Brief :: Give the listing again in full, exactly as it appears.
----------------
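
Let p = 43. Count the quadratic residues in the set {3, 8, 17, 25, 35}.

(3/43) = -1 → non-residue.
(8/43) = -1 → non-residue.
(17/43) = +1 → QR.
(25/43) = +1 → QR.
(35/43) = +1 → QR.
Total quadratic residues among the 5: 3.

3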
----------------
Task response ::
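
Let p = 43. Count the quadratic residues in the set {3, 8, 17, 25, 35}.

(3/43) = -1 → non-residue.
(8/43) = -1 → non-residue.
(17/43) = +1 → QR.
(25/43) = +1 → QR.
(35/43) = +1 → QR.
Total quadratic residues among the 5: 3.

3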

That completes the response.